## WORK INSTRUCTIONS:
Find every line below that contains the word "bits" and copy it out.

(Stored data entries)

----------------

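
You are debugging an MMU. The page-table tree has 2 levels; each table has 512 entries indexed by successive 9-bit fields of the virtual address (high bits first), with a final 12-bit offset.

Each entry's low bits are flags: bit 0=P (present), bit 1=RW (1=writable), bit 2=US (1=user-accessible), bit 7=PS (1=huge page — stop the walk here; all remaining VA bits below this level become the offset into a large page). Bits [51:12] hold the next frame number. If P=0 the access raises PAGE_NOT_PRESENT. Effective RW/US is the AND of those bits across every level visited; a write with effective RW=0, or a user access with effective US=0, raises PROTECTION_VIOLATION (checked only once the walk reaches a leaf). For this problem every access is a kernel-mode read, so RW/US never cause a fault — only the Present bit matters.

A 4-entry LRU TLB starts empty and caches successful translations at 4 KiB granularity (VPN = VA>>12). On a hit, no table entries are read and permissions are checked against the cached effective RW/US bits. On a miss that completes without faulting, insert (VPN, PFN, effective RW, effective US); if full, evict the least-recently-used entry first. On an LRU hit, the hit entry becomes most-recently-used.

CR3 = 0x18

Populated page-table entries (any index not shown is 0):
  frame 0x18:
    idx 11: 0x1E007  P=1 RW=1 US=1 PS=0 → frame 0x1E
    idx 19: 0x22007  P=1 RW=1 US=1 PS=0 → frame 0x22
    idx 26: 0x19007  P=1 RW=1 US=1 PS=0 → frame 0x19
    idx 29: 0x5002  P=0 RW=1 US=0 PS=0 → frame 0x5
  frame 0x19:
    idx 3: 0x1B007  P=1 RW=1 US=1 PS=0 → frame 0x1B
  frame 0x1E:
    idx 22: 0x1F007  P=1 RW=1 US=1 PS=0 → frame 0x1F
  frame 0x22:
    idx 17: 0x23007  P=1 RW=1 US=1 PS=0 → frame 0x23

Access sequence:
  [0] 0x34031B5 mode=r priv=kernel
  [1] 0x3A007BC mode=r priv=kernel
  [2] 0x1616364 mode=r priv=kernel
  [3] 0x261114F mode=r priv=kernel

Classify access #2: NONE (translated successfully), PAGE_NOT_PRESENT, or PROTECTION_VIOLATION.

Walk each access:
#0 VA=0x34031B5 (r,kernel):
  lvl0: tbl 0x18, slot 26 ⇒ 0x19007 (P1/RW1/US1/PS0)
  lvl1: tbl 0x19, slot 3 ⇒ 0x1B007 (P1/RW1/US1/PS0)
  → PA=0x1B1B5  (2 entries read)
#1 VA=0x3A007BC (r,kernel):
  lvl0: tbl 0x18, slot 29 ⇒ 0x5002 (P0/RW1/US0/PS0)
  ⇒ fault: PAGE_NOT_PRESENT  — 1 lookups
#2 VA=0x1616364 (r,kernel):
  lvl0: tbl 0x18, slot 11 ⇒ 0x1E007 (P1/RW1/US1/PS0)
  lvl1: tbl 0x1E, slot 22 ⇒ 0x1F007 (P1/RW1/US1/PS0)
  → PA=0x1F364  (2 entries read)
#3 VA=0x261114F (r,kernel):
  lvl0: tbl 0x18, slot 19 ⇒ 0x22007 (P1/RW1/US1/PS0)
  lvl1: tbl 0x22, slot 17 ⇒ 0x23007 (P1/RW1/US1/PS0)
  → PA=0x2314F  (2 entries read)

Access #2 fault: NONE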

----------------

## TASK RESULT:
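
You are debugging an MMU. The page-table tree has 2 levels; each table has 512 entries indexed by successive 9-bit fields of the virtual address (high bits first), with a final 12-bit offset.
Each entry's low bits are flags: bit 0=P (present), bit 1=RW (1=writable), bit 2=US (1=user-accessible), bit 7=PS (1=huge page — stop the walk here; all remaining VA bits below this level become the offset into a large page). Bits [51:12] hold the next frame number. If P=0 the access raises PAGE_NOT_PRESENT. Effective RW/US is the AND of those bits across every level visited; a write with effective RW=0, or a user access with effective US=0, raises PROTECTION_VIOLATION (checked only once the walk reaches a leaf). For this problem every access is a kernel-mode read, so RW/US never cause a fault — only the Present bit matters.
A 4-entry LRU TLB starts empty and caches successful translations at 4 KiB granularity (VPN = VA>>12). On a hit, no table entries are read and permissions are checked against the cached effective RW/US bits. On a miss that completes without faulting, insert (VPN, PFN, effective RW, effective US); if full, evict the least-recently-used entry first. On an LRU hit, the hit entry becomes most-recently-used.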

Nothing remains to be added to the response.